**Exercise goal:** Please print each record exactly, omitting none of them.

[Stored data entries]

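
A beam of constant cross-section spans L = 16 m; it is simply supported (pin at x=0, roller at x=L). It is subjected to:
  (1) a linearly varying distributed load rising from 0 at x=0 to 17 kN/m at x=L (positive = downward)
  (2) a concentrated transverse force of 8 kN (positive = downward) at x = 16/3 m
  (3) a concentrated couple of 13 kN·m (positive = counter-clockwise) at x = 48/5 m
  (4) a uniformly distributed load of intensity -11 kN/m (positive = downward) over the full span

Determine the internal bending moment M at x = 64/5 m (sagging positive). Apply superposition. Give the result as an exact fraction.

Load 1 — triangular load w₀=17 kN/m (0→w₀ over full span):
  M_1 = w₀Lx/6 - w₀x³/(6L) = 17·16·(64/5)/6 - 17·(64/5)³/(6·16) = 26112/125 kN·m
Load 2 — point force P=8 kN at a=16/3 m (b=L-a=32/3):
  M_2 = Pa(L-x)/L  [x>a] = 8·(16/3)·(16-(64/5))/16 = 128/15 kN·m
Load 3 — applied couple M₀=13 kN·m at a=48/5 m (b=L-a=32/5):
  M_3 = M₀x/L - M₀  [x>a] = 13·(64/5)/16 - 13 = -13/5 kN·m
Load 4 — uniform load w=-11 kN/m over full span:
  M_4 = wx(L-x)/2 = (-11)·(64/5)·(16-(64/5))/2 = -5632/25 kN·m
Superposition: M = Σ M_i = -3919/375 kN·m ≈ -10.450667 kN·m

M(64/5) = -3919/375 kN·m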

**Response for this exercise:**
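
A beam of constant cross-section spans L = 16 m; it is simply supported (pin at x=0, roller at x=L). It is subjected to:
  (1) a linearly varying distributed load rising from 0 at x=0 to 17 kN/m at x=L (positive = downward)
  (2) a concentrated transverse force of 8 kN (positive = downward) at x = 16/3 m
  (3) a concentrated couple of 13 kN·m (positive = counter-clockwise) at x = 48/5 m
  (4) a uniformly distributed load of intensity -11 kN/m (positive = downward) over the full span

Determine the internal bending moment M at x = 64/5 m (sagging positive). Apply superposition. Give the result as an exact fraction.

Load 1 — triangular load w₀=17 kN/m (0→w₀ over full span):
  M_1 = w₀Lx/6 - w₀x³/(6L) = 17·16·(64/5)/6 - 17·(64/5)³/(6·16) = 26112/125 kN·m
Load 2 — point force P=8 kN at a=16/3 m (b=L-a=32/3):
  M_2 = Pa(L-x)/L  [x>a] = 8·(16/3)·(16-(64/5))/16 = 128/15 kN·m
Load 3 — applied couple M₀=13 kN·m at a=48/5 m (b=L-a=32/5):
  M_3 = M₀x/L - M₀  [x>a] = 13·(64/5)/16 - 13 = -13/5 kN·m
Load 4 — uniform load w=-11 kN/m over full span:
  M_4 = wx(L-x)/2 = (-11)·(64/5)·(16-(64/5))/2 = -5632/25 kN·m
Superposition: M = Σ M_i = -3919/375 kN·m ≈ -10.450667 kN·m

M(64/5) = -3919/375 kN·m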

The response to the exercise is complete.